ACTIVITY: Which lines run from the one containing "Decide whether t_k" to the end of the entries below? Retype exactly those, both ends included.
[[ RECORDS SHOWN, beginning ]]
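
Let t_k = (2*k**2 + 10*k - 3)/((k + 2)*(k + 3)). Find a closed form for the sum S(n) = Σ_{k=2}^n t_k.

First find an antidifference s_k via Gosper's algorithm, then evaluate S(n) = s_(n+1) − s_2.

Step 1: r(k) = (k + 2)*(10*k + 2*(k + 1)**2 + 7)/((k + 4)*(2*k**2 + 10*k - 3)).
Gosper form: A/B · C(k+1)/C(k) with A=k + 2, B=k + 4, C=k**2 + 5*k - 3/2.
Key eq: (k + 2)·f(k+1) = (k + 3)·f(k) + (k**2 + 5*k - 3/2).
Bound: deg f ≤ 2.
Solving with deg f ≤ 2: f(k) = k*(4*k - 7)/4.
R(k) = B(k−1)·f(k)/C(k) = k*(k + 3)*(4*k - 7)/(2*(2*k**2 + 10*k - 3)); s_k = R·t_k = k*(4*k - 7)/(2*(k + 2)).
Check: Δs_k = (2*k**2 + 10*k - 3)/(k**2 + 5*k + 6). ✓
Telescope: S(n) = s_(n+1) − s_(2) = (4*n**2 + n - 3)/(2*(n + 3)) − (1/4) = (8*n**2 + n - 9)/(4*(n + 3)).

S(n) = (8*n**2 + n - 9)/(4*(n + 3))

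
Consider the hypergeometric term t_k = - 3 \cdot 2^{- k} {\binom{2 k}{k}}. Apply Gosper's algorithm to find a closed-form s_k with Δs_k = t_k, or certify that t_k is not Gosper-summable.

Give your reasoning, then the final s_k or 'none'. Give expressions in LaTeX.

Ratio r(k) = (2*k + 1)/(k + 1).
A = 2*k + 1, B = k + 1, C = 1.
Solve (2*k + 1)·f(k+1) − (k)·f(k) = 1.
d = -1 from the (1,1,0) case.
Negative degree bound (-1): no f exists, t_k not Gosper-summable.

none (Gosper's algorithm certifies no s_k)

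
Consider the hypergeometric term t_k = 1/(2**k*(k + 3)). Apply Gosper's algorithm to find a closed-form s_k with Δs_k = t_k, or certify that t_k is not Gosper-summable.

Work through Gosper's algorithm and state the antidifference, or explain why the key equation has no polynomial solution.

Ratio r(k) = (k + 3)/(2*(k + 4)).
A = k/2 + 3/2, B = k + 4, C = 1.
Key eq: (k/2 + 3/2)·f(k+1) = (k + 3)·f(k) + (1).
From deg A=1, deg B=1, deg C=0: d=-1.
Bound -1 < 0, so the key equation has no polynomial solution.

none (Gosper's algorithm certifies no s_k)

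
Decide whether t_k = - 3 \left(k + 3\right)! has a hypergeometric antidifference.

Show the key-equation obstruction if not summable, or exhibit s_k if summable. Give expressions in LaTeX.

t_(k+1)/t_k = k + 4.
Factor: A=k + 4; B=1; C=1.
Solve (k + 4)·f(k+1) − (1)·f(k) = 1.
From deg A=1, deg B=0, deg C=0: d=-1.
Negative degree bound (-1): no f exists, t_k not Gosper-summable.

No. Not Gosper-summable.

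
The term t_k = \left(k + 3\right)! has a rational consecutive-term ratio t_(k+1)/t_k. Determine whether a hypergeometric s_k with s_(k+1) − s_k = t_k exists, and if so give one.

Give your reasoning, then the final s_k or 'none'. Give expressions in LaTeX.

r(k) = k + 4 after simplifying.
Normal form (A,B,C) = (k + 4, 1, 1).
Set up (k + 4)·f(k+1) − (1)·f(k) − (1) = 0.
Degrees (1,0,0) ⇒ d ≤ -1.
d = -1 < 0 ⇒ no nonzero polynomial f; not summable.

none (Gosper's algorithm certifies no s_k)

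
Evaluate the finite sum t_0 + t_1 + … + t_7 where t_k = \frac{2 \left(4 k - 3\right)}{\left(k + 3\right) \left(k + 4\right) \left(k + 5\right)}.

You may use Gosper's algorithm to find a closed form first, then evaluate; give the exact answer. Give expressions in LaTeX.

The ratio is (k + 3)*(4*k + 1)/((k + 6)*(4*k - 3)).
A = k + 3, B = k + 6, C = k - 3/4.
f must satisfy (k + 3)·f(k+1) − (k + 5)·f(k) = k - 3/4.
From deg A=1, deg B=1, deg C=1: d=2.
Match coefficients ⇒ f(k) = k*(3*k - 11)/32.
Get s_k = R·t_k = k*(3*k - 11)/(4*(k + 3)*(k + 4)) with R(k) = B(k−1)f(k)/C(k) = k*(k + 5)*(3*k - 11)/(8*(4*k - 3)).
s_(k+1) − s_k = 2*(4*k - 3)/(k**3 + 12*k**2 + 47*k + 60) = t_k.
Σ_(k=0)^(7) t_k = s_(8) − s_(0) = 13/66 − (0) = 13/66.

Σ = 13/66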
[[ RECORDS SHOWN, end ]]
WORKED SOLUTION:
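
Decide whether t_k = - 3 \left(k + 3\right)! has a hypergeometric antidifference.

Show the key-equation obstruction if not summable, or exhibit s_k if summable. Give expressions in LaTeX.

t_(k+1)/t_k = k + 4.
Factor: A=k + 4; B=1; C=1.
Solve (k + 4)·f(k+1) − (1)·f(k) = 1.
From deg A=1, deg B=0, deg C=0: d=-1.
Negative degree bound (-1): no f exists, t_k not Gosper-summable.

No. Not Gosper-summable.

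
The term t_k = \left(k + 3\right)! has a rational consecutive-term ratio t_(k+1)/t_k. Determine whether a hypergeometric s_k with s_(k+1) − s_k = t_k exists, and if so give one.

Give your reasoning, then the final s_k or 'none'. Give expressions in LaTeX.

r(k) = k + 4 after simplifying.
Normal form (A,B,C) = (k + 4, 1, 1).
Set up (k + 4)·f(k+1) − (1)·f(k) − (1) = 0.
Degrees (1,0,0) ⇒ d ≤ -1.
d = -1 < 0 ⇒ no nonzero polynomial f; not summable.

none (Gosper's algorithm certifies no s_k)

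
Evaluate the finite sum t_0 + t_1 + … + t_7 where t_k = \frac{2 \left(4 k - 3\right)}{\left(k + 3\right) \left(k + 4\right) \left(k + 5\right)}.

You may use Gosper's algorithm to find a closed form first, then evaluate; give the exact answer. Give expressions in LaTeX.

The ratio is (k + 3)*(4*k + 1)/((k + 6)*(4*k - 3)).
A = k + 3, B = k + 6, C = k - 3/4.
f must satisfy (k + 3)·f(k+1) − (k + 5)·f(k) = k - 3/4.
From deg A=1, deg B=1, deg C=1: d=2.
Match coefficients ⇒ f(k) = k*(3*k - 11)/32.
Get s_k = R·t_k = k*(3*k - 11)/(4*(k + 3)*(k + 4)) with R(k) = B(k−1)f(k)/C(k) = k*(k + 5)*(3*k - 11)/(8*(4*k - 3)).
s_(k+1) − s_k = 2*(4*k - 3)/(k**3 + 12*k**2 + 47*k + 60) = t_k.
Σ_(k=0)^(7) t_k = s_(8) − s_(0) = 13/66 − (0) = 13/66.

Σ = 13/66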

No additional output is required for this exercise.